■ What this task involves: From the line that contains "- position 3: T→G" to the end of the records below, copy every line exactly. Both the first and last of these lines count.

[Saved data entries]
···

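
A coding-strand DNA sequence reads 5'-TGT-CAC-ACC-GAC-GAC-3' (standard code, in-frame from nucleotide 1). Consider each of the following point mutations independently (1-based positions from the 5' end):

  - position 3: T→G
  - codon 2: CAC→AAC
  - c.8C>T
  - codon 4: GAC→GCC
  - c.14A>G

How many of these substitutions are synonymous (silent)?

Codon 1: TGT (Cys) → TGG (Trp) — missense.
Codon 2: CAC (His) → AAC (Asn) — missense.
Codon 3: ACC (Thr) → ATC (Ile) — missense.
Codon 4: GAC (Asp) → GCC (Ala) — missense.
Codon 5: GAC (Asp) → GGC (Gly) — missense.
Synonymous: 0 of 5.

0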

···

■ Your solution:
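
  - position 3: T→G
  - codon 2: CAC→AAC
  - c.8C>T
  - codon 4: GAC→GCC
  - c.14A>G

How many of these substitutions are synonymous (silent)?

Codon 1: TGT (Cys) → TGG (Trp) — missense.
Codon 2: CAC (His) → AAC (Asn) — missense.
Codon 3: ACC (Thr) → ATC (Ile) — missense.
Codon 4: GAC (Asp) → GCC (Ala) — missense.
Codon 5: GAC (Asp) → GGC (Gly) — missense.
Synonymous: 0 of 5.

0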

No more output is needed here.